Your answer should be every line of the records that contains the word "whether".

+++ ENTRIES SUPPLIED +++

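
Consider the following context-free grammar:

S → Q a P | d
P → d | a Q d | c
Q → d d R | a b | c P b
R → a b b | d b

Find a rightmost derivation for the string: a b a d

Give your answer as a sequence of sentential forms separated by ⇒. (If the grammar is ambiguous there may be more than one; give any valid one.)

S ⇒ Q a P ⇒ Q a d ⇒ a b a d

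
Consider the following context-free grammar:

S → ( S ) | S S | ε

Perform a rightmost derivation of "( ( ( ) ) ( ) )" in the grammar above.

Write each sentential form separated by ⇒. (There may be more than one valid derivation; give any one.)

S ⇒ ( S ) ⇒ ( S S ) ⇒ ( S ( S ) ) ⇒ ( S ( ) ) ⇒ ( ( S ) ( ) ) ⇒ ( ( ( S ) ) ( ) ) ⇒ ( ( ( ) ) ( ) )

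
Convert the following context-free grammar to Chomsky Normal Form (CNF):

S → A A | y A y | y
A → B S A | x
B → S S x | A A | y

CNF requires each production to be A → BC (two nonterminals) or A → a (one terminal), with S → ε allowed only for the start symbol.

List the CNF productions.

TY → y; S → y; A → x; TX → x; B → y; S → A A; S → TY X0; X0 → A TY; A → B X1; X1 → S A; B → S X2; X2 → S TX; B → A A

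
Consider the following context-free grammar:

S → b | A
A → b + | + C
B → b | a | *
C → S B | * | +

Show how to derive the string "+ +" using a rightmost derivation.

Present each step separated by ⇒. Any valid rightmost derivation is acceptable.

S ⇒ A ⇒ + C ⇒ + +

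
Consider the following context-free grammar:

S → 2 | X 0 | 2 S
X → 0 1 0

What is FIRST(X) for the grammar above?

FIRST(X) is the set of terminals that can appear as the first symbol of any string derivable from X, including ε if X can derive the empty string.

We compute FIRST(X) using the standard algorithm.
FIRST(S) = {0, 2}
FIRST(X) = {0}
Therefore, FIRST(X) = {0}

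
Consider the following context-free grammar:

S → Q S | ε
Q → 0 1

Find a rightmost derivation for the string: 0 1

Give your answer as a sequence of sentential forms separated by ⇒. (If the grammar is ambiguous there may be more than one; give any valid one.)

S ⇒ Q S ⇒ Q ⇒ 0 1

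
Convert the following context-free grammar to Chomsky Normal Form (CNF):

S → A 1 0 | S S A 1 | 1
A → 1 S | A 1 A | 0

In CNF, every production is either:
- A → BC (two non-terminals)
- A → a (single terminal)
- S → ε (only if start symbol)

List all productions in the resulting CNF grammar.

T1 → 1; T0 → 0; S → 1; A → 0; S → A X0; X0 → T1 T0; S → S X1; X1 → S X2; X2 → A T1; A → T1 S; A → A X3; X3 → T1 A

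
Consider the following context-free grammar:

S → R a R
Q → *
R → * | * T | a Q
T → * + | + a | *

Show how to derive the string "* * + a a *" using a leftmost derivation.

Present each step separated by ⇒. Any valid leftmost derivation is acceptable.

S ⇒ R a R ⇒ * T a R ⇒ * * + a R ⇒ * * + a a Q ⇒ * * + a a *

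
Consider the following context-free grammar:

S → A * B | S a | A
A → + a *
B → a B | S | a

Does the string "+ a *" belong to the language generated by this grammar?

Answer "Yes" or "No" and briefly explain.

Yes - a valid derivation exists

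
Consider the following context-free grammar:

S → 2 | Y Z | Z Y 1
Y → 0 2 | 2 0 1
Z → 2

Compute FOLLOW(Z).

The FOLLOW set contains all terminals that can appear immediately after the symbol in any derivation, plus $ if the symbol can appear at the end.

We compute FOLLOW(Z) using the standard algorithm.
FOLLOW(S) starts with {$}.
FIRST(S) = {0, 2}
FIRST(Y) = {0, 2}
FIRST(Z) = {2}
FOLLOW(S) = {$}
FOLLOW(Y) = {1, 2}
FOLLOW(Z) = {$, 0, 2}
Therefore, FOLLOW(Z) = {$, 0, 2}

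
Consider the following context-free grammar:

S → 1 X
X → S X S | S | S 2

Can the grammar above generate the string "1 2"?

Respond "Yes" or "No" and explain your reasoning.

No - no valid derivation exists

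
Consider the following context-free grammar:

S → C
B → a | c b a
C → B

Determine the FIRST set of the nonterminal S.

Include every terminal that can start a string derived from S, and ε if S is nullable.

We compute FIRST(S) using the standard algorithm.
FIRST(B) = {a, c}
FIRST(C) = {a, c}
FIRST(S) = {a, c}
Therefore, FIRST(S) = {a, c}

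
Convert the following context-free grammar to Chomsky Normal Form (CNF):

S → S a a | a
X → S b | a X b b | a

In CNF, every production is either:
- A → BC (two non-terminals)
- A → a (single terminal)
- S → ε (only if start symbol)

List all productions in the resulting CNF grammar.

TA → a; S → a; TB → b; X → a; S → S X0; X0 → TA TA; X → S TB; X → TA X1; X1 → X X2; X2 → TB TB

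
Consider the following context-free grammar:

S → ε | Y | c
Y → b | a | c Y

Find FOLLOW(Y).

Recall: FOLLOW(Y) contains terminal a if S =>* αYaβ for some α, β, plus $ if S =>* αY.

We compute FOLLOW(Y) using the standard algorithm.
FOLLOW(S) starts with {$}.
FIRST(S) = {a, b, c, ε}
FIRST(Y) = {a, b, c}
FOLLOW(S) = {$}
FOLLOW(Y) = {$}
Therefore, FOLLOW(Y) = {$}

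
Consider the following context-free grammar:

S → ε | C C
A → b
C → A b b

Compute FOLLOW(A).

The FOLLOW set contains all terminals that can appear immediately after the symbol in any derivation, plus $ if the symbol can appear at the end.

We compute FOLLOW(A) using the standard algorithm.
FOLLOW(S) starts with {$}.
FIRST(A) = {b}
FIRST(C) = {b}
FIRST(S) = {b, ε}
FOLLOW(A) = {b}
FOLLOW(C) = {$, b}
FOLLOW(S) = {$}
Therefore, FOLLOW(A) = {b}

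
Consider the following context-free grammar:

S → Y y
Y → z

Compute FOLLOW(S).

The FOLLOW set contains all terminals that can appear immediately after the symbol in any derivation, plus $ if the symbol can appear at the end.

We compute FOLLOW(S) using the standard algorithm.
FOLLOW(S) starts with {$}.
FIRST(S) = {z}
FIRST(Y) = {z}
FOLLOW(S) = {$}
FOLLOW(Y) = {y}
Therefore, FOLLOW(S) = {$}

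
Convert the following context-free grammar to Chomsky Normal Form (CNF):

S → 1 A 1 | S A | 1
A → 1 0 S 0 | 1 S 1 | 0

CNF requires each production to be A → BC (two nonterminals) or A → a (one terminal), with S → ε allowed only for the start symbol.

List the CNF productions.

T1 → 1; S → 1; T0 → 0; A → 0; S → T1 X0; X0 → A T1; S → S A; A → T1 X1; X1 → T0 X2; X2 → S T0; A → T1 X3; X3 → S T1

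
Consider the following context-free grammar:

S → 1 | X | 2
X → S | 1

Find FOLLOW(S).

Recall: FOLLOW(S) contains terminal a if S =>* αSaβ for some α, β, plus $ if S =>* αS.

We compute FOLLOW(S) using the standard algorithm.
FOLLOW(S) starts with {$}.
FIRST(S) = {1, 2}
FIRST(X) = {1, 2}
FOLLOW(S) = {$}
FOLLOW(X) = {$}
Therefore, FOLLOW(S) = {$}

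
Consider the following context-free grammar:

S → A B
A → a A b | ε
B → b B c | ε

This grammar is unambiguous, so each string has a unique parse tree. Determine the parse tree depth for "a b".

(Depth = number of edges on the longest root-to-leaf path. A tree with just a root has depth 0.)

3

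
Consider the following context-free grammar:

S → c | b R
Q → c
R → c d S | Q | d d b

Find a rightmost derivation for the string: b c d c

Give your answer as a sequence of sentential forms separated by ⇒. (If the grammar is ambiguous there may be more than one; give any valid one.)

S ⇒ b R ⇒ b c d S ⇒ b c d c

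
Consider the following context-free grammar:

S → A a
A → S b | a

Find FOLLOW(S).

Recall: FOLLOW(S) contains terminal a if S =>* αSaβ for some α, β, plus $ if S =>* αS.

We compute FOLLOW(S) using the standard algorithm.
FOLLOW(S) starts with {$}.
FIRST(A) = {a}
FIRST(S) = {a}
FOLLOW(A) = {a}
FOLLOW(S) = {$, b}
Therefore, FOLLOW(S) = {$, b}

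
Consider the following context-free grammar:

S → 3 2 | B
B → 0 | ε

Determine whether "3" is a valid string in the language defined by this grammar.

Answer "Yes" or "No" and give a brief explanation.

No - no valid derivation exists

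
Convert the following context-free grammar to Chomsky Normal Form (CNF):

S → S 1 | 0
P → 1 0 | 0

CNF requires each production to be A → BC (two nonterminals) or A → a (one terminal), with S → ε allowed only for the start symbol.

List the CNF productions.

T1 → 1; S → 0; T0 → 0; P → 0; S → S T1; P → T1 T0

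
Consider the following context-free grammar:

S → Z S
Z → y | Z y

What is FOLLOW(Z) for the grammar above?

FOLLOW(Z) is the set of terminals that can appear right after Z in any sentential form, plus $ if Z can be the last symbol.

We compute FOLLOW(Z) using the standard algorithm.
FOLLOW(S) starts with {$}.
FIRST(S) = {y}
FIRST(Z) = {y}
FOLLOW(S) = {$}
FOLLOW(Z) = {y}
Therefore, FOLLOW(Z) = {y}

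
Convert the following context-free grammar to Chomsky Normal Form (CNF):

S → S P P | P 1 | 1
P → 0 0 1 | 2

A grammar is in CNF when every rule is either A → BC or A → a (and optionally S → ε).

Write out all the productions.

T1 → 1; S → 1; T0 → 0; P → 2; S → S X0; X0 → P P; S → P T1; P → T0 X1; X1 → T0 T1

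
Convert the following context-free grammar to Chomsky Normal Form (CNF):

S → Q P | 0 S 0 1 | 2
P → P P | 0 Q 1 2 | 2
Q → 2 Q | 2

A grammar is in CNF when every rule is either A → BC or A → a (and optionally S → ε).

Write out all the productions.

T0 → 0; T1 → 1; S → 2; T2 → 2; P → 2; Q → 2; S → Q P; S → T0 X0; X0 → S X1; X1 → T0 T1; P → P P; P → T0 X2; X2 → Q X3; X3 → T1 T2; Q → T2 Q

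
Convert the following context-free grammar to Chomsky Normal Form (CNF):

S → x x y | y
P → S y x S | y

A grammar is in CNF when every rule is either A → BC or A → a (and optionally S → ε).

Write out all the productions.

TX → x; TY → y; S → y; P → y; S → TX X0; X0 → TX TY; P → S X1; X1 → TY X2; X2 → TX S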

+++
+++ ENTRIES SUPPLIED +++

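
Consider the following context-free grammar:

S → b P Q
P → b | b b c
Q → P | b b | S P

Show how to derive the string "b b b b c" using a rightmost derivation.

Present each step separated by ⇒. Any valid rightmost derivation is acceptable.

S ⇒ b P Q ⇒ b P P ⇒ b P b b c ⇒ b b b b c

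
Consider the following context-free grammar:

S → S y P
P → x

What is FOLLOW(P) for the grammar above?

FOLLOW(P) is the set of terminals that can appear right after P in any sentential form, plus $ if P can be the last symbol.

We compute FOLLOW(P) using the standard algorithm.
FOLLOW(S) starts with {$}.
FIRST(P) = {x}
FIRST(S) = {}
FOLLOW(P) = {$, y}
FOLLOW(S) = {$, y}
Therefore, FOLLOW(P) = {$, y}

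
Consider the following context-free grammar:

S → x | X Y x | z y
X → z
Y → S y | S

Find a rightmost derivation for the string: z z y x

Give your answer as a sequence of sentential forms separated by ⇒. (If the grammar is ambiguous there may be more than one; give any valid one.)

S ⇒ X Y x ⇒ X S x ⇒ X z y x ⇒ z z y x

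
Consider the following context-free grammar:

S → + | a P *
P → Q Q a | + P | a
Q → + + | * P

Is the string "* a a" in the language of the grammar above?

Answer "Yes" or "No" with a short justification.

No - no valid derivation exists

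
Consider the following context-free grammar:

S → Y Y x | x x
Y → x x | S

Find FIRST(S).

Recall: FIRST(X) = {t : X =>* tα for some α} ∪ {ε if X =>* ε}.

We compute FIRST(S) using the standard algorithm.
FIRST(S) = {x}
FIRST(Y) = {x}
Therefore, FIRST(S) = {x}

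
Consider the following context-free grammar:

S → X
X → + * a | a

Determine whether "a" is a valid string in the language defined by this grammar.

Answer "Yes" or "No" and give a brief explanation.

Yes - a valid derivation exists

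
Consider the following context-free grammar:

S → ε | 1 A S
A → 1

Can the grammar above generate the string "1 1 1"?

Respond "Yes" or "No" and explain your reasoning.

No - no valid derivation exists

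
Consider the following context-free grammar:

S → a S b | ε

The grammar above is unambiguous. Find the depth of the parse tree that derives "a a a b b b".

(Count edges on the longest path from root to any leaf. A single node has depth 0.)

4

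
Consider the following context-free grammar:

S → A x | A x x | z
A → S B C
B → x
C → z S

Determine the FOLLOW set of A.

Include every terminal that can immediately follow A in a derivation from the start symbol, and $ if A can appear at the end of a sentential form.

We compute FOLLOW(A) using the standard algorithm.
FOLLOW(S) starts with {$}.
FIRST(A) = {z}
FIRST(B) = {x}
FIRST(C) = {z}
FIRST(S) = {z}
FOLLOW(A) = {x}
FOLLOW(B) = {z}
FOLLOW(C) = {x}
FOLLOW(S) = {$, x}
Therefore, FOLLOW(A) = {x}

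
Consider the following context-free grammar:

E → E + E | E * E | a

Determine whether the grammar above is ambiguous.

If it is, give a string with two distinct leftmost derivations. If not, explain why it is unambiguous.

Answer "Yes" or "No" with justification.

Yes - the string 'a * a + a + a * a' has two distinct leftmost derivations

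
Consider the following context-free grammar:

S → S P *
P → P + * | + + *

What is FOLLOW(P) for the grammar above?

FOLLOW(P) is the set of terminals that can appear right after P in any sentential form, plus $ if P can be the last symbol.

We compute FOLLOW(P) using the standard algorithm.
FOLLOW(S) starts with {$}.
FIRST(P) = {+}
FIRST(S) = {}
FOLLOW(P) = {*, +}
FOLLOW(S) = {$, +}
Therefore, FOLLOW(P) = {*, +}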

+++
+++ ENTRIES SUPPLIED +++

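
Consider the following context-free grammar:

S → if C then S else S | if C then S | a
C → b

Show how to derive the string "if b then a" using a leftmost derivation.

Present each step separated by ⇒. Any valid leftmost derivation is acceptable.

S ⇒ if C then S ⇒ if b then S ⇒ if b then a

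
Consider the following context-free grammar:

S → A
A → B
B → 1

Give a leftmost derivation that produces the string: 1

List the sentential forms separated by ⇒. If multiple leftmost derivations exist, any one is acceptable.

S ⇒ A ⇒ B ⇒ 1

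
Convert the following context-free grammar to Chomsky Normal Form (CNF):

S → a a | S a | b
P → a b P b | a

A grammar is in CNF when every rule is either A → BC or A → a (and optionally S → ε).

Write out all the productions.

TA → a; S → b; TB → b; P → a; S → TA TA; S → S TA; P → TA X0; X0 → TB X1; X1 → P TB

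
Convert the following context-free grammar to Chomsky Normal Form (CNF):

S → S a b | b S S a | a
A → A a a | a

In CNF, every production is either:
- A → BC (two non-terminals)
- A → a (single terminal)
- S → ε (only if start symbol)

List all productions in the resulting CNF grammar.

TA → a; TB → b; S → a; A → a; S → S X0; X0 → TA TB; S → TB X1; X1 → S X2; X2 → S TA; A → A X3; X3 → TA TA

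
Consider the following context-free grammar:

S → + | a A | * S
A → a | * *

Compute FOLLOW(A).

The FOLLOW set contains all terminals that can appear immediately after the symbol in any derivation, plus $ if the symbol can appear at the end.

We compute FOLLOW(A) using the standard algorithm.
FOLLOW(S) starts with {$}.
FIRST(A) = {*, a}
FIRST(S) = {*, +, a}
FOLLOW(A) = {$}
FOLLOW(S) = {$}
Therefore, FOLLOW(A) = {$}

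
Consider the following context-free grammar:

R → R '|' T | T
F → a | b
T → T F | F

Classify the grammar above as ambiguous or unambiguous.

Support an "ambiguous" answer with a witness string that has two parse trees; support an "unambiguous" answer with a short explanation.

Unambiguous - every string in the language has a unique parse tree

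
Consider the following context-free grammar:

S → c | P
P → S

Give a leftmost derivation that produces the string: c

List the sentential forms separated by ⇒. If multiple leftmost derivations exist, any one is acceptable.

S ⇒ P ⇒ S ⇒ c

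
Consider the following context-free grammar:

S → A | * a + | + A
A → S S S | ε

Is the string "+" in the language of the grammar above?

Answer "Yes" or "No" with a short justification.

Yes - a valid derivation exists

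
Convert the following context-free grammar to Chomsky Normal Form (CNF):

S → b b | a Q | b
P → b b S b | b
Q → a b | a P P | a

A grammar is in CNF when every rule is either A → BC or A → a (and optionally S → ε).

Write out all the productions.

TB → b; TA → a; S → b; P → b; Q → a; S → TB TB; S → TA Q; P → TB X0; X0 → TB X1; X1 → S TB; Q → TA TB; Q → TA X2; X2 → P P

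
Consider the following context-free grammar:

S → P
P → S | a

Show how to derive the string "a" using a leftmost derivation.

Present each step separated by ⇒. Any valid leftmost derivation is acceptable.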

+++

RESULT:
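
Determine whether "3" is a valid string in the language defined by this grammar.
Determine whether "a" is a valid string in the language defined by this grammar.
Determine whether the grammar above is ambiguous.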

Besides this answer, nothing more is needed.